Repeat all of the data exactly. Leave nothing out.

⟨

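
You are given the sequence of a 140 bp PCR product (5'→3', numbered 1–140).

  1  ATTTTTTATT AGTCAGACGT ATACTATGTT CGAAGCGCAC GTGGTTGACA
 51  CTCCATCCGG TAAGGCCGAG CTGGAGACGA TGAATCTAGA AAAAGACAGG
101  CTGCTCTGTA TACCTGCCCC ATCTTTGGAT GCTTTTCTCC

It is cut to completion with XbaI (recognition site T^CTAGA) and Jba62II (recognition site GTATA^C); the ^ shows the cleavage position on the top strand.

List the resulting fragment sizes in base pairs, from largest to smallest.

The XbaI site (TCTAGA) starts at position 85.
XbaI cuts after the first base of each site, so after position 85.
Jba62II sites (GTATAC) start at positions 19, 108.
Jba62II cuts after base 5 of each site (before the last base), so after positions 23, 112.
Combined cut positions: 23, 85, 112.
Linear molecule, 3 cuts → 4 fragments:
  1–23 → 23 bp
  24–85 → 62 bp
  86–112 → 27 bp
  113–140 → 28 bp
Sorted largest to smallest: 62, 28, 27, 23 bp.

62, 28, 27, 23 bp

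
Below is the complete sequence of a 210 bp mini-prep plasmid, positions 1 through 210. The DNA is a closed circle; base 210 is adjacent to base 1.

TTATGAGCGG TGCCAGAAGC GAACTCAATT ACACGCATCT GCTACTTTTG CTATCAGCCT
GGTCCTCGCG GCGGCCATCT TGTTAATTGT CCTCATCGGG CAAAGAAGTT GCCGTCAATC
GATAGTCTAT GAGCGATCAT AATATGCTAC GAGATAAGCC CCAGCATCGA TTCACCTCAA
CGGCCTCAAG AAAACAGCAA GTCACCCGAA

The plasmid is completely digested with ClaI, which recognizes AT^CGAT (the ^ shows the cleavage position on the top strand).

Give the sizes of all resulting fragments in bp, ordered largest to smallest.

162, 48 bp

ClaI sites (ATCGAT) start at positions 118, 166.
ClaI cuts after base 2 of each site, so after positions 119, 167.
Circular molecule, 2 cuts → 2 fragments:
  120–167 → 48 bp
  168–210 then 1–119 → 43 + 119 = 162 bp
Sorted largest to smallest: 162, 48 bp.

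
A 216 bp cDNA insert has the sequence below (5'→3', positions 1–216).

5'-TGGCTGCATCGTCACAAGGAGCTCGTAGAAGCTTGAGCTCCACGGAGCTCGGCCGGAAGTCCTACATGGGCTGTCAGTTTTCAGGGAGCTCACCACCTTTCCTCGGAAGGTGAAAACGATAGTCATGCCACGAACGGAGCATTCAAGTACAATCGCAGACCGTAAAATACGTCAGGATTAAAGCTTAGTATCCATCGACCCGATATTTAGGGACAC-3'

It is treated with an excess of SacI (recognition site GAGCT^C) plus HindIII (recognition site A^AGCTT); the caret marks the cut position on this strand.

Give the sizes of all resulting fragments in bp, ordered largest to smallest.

SacI sites (GAGCTC) start at positions 19, 35, 45, 86.
SacI cuts after base 5 of each site (before the last base), so after positions 23, 39, 49, 90.
HindIII sites (AAGCTT) start at positions 29, 181.
HindIII cuts after the first base of each site, so after positions 29, 181.
Combined cut positions: 23, 29, 39, 49, 90, 181.
Linear molecule, 6 cuts → 7 fragments:
  1–23 → 23 bp
  24–29 → 6 bp
  30–39 → 10 bp
  40–49 → 10 bp
  50–90 → 41 bp
  91–181 → 91 bp
  182–216 → 35 bp
Sorted largest to smallest: 91, 41, 35, 23, 10, 10, 6 bp.

91, 41, 35, 23, 10, 10, 6 bp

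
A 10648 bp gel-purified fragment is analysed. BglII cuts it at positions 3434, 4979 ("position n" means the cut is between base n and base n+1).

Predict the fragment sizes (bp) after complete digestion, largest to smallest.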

⟩

**Your response**
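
You are given the sequence of a 140 bp PCR product (5'→3', numbered 1–140).

  1  ATTTTTTATT AGTCAGACGT ATACTATGTT CGAAGCGCAC GTGGTTGACA
 51  CTCCATCCGG TAAGGCCGAG CTGGAGACGA TGAATCTAGA AAAAGACAGG
101  CTGCTCTGTA TACCTGCCCC ATCTTTGGAT GCTTTTCTCC

It is cut to completion with XbaI (recognition site T^CTAGA) and Jba62II (recognition site GTATA^C); the ^ shows the cleavage position on the top strand.

List the resulting fragment sizes in base pairs, from largest to smallest.

The XbaI site (TCTAGA) starts at position 85.
XbaI cuts after the first base of each site, so after position 85.
Jba62II sites (GTATAC) start at positions 19, 108.
Jba62II cuts after base 5 of each site (before the last base), so after positions 23, 112.
Combined cut positions: 23, 85, 112.
Linear molecule, 3 cuts → 4 fragments:
  1–23 → 23 bp
  24–85 → 62 bp
  86–112 → 27 bp
  113–140 → 28 bp
Sorted largest to smallest: 62, 28, 27, 23 bp.

62, 28, 27, 23 bp

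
Below is the complete sequence of a 210 bp mini-prep plasmid, positions 1 through 210. The DNA is a closed circle; base 210 is adjacent to base 1.

TTATGAGCGG TGCCAGAAGC GAACTCAATT ACACGCATCT GCTACTTTTG CTATCAGCCT
GGTCCTCGCG GCGGCCATCT TGTTAATTGT CCTCATCGGG CAAAGAAGTT GCCGTCAATC
GATAGTCTAT GAGCGATCAT AATATGCTAC GAGATAAGCC CCAGCATCGA TTCACCTCAA
CGGCCTCAAG AAAACAGCAA GTCACCCGAA

The plasmid is completely digested with ClaI, which recognizes AT^CGAT (the ^ shows the cleavage position on the top strand).

Give the sizes of all resulting fragments in bp, ordered largest to smallest.

162, 48 bp

ClaI sites (ATCGAT) start at positions 118, 166.
ClaI cuts after base 2 of each site, so after positions 119, 167.
Circular molecule, 2 cuts → 2 fragments:
  120–167 → 48 bp
  168–210 then 1–119 → 43 + 119 = 162 bp
Sorted largest to smallest: 162, 48 bp.

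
A 216 bp cDNA insert has the sequence below (5'→3', positions 1–216).

5'-TGGCTGCATCGTCACAAGGAGCTCGTAGAAGCTTGAGCTCCACGGAGCTCGGCCGGAAGTCCTACATGGGCTGTCAGTTTTCAGGGAGCTCACCACCTTTCCTCGGAAGGTGAAAACGATAGTCATGCCACGAACGGAGCATTCAAGTACAATCGCAGACCGTAAAATACGTCAGGATTAAAGCTTAGTATCCATCGACCCGATATTTAGGGACAC-3'

It is treated with an excess of SacI (recognition site GAGCT^C) plus HindIII (recognition site A^AGCTT); the caret marks the cut position on this strand.

Give the sizes of all resulting fragments in bp, ordered largest to smallest.

SacI sites (GAGCTC) start at positions 19, 35, 45, 86.
SacI cuts after base 5 of each site (before the last base), so after positions 23, 39, 49, 90.
HindIII sites (AAGCTT) start at positions 29, 181.
HindIII cuts after the first base of each site, so after positions 29, 181.
Combined cut positions: 23, 29, 39, 49, 90, 181.
Linear molecule, 6 cuts → 7 fragments:
  1–23 → 23 bp
  24–29 → 6 bp
  30–39 → 10 bp
  40–49 → 10 bp
  50–90 → 41 bp
  91–181 → 91 bp
  182–216 → 35 bp
Sorted largest to smallest: 91, 41, 35, 23, 10, 10, 6 bp.

91, 41, 35, 23, 10, 10, 6 bp

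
A 10648 bp gel-purified fragment is analysed. BglII cuts it at positions 3434, 4979 ("position n" means the cut is between base n and base n+1).

Predict the fragment sizes (bp) after complete digestion, largest to smallest.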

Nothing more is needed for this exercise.